- _Information shown_
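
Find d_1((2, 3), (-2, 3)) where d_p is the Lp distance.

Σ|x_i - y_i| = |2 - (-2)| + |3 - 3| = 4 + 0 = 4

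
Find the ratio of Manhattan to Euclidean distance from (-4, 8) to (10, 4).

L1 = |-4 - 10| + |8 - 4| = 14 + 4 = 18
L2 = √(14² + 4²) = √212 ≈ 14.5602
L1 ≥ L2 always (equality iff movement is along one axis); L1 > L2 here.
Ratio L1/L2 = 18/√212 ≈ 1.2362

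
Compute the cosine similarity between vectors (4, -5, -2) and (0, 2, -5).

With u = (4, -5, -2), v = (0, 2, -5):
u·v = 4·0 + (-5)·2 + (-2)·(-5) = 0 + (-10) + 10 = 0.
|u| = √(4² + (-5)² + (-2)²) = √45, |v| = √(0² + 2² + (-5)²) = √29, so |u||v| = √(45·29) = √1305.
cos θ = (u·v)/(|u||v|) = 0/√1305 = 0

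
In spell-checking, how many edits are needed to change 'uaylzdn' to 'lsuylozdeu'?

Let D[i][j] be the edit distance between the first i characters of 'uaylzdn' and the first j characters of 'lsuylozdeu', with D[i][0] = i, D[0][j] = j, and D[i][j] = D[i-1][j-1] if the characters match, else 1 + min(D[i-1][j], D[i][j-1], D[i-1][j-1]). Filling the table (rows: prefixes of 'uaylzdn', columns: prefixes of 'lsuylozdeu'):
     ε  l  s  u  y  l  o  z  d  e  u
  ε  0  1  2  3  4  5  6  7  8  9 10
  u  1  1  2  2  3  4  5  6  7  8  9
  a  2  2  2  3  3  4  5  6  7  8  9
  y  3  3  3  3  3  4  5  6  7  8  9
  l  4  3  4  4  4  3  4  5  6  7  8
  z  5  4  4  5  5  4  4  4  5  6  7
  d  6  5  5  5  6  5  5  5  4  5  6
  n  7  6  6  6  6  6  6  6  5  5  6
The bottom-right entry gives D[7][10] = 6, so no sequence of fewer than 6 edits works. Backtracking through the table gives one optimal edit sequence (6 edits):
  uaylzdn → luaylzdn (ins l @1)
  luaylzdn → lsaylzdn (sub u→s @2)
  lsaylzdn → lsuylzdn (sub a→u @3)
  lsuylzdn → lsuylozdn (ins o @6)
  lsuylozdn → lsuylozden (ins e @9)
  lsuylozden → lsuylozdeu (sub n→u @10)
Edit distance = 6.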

- _Requirement_
Take the line that contains "Compute the cosine" and every line after it in the material above. Set those lines down exactly and nothing more.

- _Response to the task_
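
Compute the cosine similarity between vectors (4, -5, -2) and (0, 2, -5).

With u = (4, -5, -2), v = (0, 2, -5):
u·v = 4·0 + (-5)·2 + (-2)·(-5) = 0 + (-10) + 10 = 0.
|u| = √(4² + (-5)² + (-2)²) = √45, |v| = √(0² + 2² + (-5)²) = √29, so |u||v| = √(45·29) = √1305.
cos θ = (u·v)/(|u||v|) = 0/√1305 = 0

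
In spell-checking, how many edits are needed to change 'uaylzdn' to 'lsuylozdeu'?

Let D[i][j] be the edit distance between the first i characters of 'uaylzdn' and the first j characters of 'lsuylozdeu', with D[i][0] = i, D[0][j] = j, and D[i][j] = D[i-1][j-1] if the characters match, else 1 + min(D[i-1][j], D[i][j-1], D[i-1][j-1]). Filling the table (rows: prefixes of 'uaylzdn', columns: prefixes of 'lsuylozdeu'):
     ε  l  s  u  y  l  o  z  d  e  u
  ε  0  1  2  3  4  5  6  7  8  9 10
  u  1  1  2  2  3  4  5  6  7  8  9
  a  2  2  2  3  3  4  5  6  7  8  9
  y  3  3  3  3  3  4  5  6  7  8  9
  l  4  3  4  4  4  3  4  5  6  7  8
  z  5  4  4  5  5  4  4  4  5  6  7
  d  6  5  5  5  6  5  5  5  4  5  6
  n  7  6  6  6  6  6  6  6  5  5  6
The bottom-right entry gives D[7][10] = 6, so no sequence of fewer than 6 edits works. Backtracking through the table gives one optimal edit sequence (6 edits):
  uaylzdn → luaylzdn (ins l @1)
  luaylzdn → lsaylzdn (sub u→s @2)
  lsaylzdn → lsuylzdn (sub a→u @3)
  lsuylzdn → lsuylozdn (ins o @6)
  lsuylozdn → lsuylozden (ins e @9)
  lsuylozden → lsuylozdeu (sub n→u @10)
Edit distance = 6.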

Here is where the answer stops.